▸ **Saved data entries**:

________________________________________

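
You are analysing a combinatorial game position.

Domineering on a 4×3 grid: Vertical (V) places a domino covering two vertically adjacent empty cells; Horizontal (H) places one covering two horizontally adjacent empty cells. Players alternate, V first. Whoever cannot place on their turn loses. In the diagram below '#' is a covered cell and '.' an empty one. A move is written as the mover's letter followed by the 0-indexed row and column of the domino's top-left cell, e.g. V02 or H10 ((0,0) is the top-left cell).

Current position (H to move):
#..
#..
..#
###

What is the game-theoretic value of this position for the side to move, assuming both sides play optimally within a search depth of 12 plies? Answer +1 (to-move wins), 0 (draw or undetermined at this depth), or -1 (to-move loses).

value(#../#../..#/###, H) = +1

ply 1, H at #../#../..#/### | H01=-1→###/#../..#/###; H11=+1→#../###/..#/###*; H20=-1→#../#../###/###
ply 2: #../###/..#/### is terminal -1 (V); from #../#../..#/### depth 12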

________________________________________

▸ **EXERCISE**: From the data above, output every line exactly.

▸ **EXERCISE RESULT**:
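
You are analysing a combinatorial game position.

Domineering on a 4×3 grid: Vertical (V) places a domino covering two vertically adjacent empty cells; Horizontal (H) places one covering two horizontally adjacent empty cells. Players alternate, V first. Whoever cannot place on their turn loses. In the diagram below '#' is a covered cell and '.' an empty one. A move is written as the mover's letter followed by the 0-indexed row and column of the domino's top-left cell, e.g. V02 or H10 ((0,0) is the top-left cell).

Current position (H to move):
#..
#..
..#
###

What is the game-theoretic value of this position for the side to move, assuming both sides play optimally within a search depth of 12 plies? Answer +1 (to-move wins), 0 (draw or undetermined at this depth), or -1 (to-move loses).

value(#../#../..#/###, H) = +1

ply 1, H at #../#../..#/### | H01=-1→###/#../..#/###; H11=+1→#../###/..#/###*; H20=-1→#../#../###/###
ply 2: #../###/..#/### is terminal -1 (V); from #../#../..#/### depth 12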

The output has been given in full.